● **Stored dataset items**:
----------------

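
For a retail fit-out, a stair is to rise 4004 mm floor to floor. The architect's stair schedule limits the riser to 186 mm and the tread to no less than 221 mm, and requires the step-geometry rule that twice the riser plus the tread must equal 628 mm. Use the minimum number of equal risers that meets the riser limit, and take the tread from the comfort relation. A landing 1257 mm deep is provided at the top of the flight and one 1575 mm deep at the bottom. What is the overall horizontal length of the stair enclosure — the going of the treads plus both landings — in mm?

4004 / 186 = 21.527 → round up to 22 risers.
Each riser is 4004/22 = 182 mm (≤ 186 mm).
From 2R + T = 628: T = 628 − 364 = 264 mm.
Going = (22 − 1) × 264 = 5544 mm.
Add landings: 5544 + 1257 + 1575 = 8376 mm.

8376 mm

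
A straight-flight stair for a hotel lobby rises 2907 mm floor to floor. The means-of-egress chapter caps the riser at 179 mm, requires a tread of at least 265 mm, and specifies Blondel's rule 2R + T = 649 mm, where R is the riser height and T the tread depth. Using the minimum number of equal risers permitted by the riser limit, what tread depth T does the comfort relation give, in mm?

⌈2907/179⌉ = 17 risers.
Riser R = 2907 / 17 = 171 mm, within the 179 mm limit.
T = 649 − 2·171 = 307 mm, which satisfies the 265 mm minimum.

307 mm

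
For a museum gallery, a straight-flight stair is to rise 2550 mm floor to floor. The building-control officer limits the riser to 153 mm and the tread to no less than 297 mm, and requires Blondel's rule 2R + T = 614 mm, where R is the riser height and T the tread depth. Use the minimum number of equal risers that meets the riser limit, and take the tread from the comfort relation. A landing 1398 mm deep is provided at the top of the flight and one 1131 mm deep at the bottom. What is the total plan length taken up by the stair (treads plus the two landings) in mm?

7553 mm

At most 153 each: 2550/153 = 16.67, giving 17 risers.
R = 2550 ÷ 17 = 150 mm.
T = 614 − 2·150 = 314 mm, which satisfies the 297 mm minimum.
Treads = 17 − 1 = 16; going = 16 × 314 = 5024 mm.
Enclosure = 5024 + 1398 + 1131 = 7553 mm.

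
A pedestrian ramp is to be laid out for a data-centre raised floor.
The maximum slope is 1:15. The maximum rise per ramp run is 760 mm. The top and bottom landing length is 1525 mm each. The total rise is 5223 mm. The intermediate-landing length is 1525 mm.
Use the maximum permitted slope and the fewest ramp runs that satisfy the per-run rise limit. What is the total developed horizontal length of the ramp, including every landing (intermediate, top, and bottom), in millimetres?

90545 mm

At most 760 each: 5223/760 = 6.87, giving 7 ramp runs. That means 6 intermediate landings.
Ramp run (horizontal) at 1:15: 5223 × 15 = 78345 mm.
Intermediate landings: 6 × 1525 = 9150 mm.
Top and bottom landings: 2 × 1525 = 3050 mm.
Total = 78345 + 9150 + 3050 = 90545 mm.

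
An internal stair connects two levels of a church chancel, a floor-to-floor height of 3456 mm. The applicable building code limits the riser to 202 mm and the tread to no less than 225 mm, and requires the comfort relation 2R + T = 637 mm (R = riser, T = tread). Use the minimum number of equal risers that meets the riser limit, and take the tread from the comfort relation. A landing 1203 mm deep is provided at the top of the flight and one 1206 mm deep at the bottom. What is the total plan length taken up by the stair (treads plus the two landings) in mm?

6710 mm

3456 / 202 = 17.11, so 18 risers are needed.
Each riser is 3456/18 = 192 mm (≤ 202 mm).
T = 637 − 2·192 = 253 mm, which satisfies the 225 mm minimum.
18 risers give 17 treads; going = 17 × 253 = 4301 mm.
Add landings: 4301 + 1203 + 1206 = 6710 mm.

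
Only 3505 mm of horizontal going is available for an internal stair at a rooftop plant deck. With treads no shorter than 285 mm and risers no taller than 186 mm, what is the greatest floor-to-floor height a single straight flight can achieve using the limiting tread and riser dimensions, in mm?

3505 / 285 = 12.30, so 12 treads fit.
Risers = treads + 1 = 13.
Maximum height = 13 × 186 = 2418 mm.

2418 mm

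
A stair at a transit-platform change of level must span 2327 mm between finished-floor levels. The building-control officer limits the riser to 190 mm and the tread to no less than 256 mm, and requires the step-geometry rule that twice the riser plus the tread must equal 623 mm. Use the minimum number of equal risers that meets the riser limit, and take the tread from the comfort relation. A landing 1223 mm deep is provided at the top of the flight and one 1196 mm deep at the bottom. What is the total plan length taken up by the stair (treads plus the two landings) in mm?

5599 mm

2327 / 190 = 12.247 → round up to 13 risers.
Each riser is 2327/13 = 179 mm (≤ 190 mm).
From 2R + T = 623: T = 623 − 358 = 265 mm.
Treads = 13 − 1 = 12; going = 12 × 265 = 3180 mm.
Enclosure = 3180 + 1223 + 1196 = 5599 mm.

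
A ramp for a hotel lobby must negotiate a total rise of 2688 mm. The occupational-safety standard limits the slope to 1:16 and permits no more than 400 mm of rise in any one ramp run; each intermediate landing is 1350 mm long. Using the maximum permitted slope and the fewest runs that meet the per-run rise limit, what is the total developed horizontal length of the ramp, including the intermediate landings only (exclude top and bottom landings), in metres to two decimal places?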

----------------

● **Task goal**: Line by line, copy the data above exactly as it reads.

● **Task solution**:
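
For a retail fit-out, a stair is to rise 4004 mm floor to floor. The architect's stair schedule limits the riser to 186 mm and the tread to no less than 221 mm, and requires the step-geometry rule that twice the riser plus the tread must equal 628 mm. Use the minimum number of equal risers that meets the riser limit, and take the tread from the comfort relation. A landing 1257 mm deep is provided at the top of the flight and one 1575 mm deep at the bottom. What is the overall horizontal length of the stair enclosure — the going of the treads plus both landings — in mm?

4004 / 186 = 21.527 → round up to 22 risers.
Each riser is 4004/22 = 182 mm (≤ 186 mm).
From 2R + T = 628: T = 628 − 364 = 264 mm.
Going = (22 − 1) × 264 = 5544 mm.
Add landings: 5544 + 1257 + 1575 = 8376 mm.

8376 mm

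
A straight-flight stair for a hotel lobby rises 2907 mm floor to floor. The means-of-egress chapter caps the riser at 179 mm, requires a tread of at least 265 mm, and specifies Blondel's rule 2R + T = 649 mm, where R is the riser height and T the tread depth. Using the minimum number of equal risers permitted by the riser limit, what tread depth T does the comfort relation give, in mm?

⌈2907/179⌉ = 17 risers.
Riser R = 2907 / 17 = 171 mm, within the 179 mm limit.
T = 649 − 2·171 = 307 mm, which satisfies the 265 mm minimum.

307 mm

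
For a museum gallery, a straight-flight stair is to rise 2550 mm floor to floor. The building-control officer limits the riser to 153 mm and the tread to no less than 297 mm, and requires Blondel's rule 2R + T = 614 mm, where R is the riser height and T the tread depth. Use the minimum number of equal risers that meets the riser limit, and take the tread from the comfort relation. A landing 1398 mm deep is provided at the top of the flight and one 1131 mm deep at the bottom. What is the total plan length taken up by the stair (treads plus the two landings) in mm?

7553 mm

At most 153 each: 2550/153 = 16.67, giving 17 risers.
R = 2550 ÷ 17 = 150 mm.
T = 614 − 2·150 = 314 mm, which satisfies the 297 mm minimum.
Treads = 17 − 1 = 16; going = 16 × 314 = 5024 mm.
Enclosure = 5024 + 1398 + 1131 = 7553 mm.

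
A pedestrian ramp is to be laid out for a data-centre raised floor.
The maximum slope is 1:15. The maximum rise per ramp run is 760 mm. The top and bottom landing length is 1525 mm each. The total rise is 5223 mm. The intermediate-landing length is 1525 mm.
Use the maximum permitted slope and the fewest ramp runs that satisfy the per-run rise limit. What is the total developed horizontal length of the ramp, including every landing (intermediate, top, and bottom), in millimetres?

90545 mm

At most 760 each: 5223/760 = 6.87, giving 7 ramp runs. That means 6 intermediate landings.
Ramp run (horizontal) at 1:15: 5223 × 15 = 78345 mm.
Intermediate landings: 6 × 1525 = 9150 mm.
Top and bottom landings: 2 × 1525 = 3050 mm.
Total = 78345 + 9150 + 3050 = 90545 mm.

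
An internal stair connects two levels of a church chancel, a floor-to-floor height of 3456 mm. The applicable building code limits the riser to 202 mm and the tread to no less than 225 mm, and requires the comfort relation 2R + T = 637 mm (R = riser, T = tread). Use the minimum number of equal risers that meets the riser limit, and take the tread from the comfort relation. A landing 1203 mm deep is provided at the top of the flight and one 1206 mm deep at the bottom. What is the total plan length taken up by the stair (treads plus the two landings) in mm?

6710 mm

3456 / 202 = 17.11, so 18 risers are needed.
Each riser is 3456/18 = 192 mm (≤ 202 mm).
T = 637 − 2·192 = 253 mm, which satisfies the 225 mm minimum.
18 risers give 17 treads; going = 17 × 253 = 4301 mm.
Add landings: 4301 + 1203 + 1206 = 6710 mm.

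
Only 3505 mm of horizontal going is available for an internal stair at a rooftop plant deck. With treads no shorter than 285 mm and risers no taller than 186 mm, what is the greatest floor-to-floor height a single straight flight can achieve using the limiting tread and riser dimensions, in mm?

3505 / 285 = 12.30, so 12 treads fit.
Risers = treads + 1 = 13.
Maximum height = 13 × 186 = 2418 mm.

2418 mm

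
A stair at a transit-platform change of level must span 2327 mm between finished-floor levels. The building-control officer limits the riser to 190 mm and the tread to no less than 256 mm, and requires the step-geometry rule that twice the riser plus the tread must equal 623 mm. Use the minimum number of equal risers that meets the riser limit, and take the tread from the comfort relation. A landing 1223 mm deep is provided at the top of the flight and one 1196 mm deep at the bottom. What is the total plan length taken up by the stair (treads plus the two landings) in mm?

5599 mm

2327 / 190 = 12.247 → round up to 13 risers.
Each riser is 2327/13 = 179 mm (≤ 190 mm).
From 2R + T = 623: T = 623 − 358 = 265 mm.
Treads = 13 − 1 = 12; going = 12 × 265 = 3180 mm.
Enclosure = 3180 + 1223 + 1196 = 5599 mm.

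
A ramp for a hotel lobby must negotiate a total rise of 2688 mm. The occupational-safety standard limits the slope to 1:16 and permits no more than 400 mm of rise in any one ramp run; each intermediate landing is 1350 mm long. Using the maximum permitted slope and the fewest runs that meet the per-run rise limit, what is the total developed horizontal length of the ramp, including the intermediate landings only (exclude top and bottom landings), in metres to two decimal places?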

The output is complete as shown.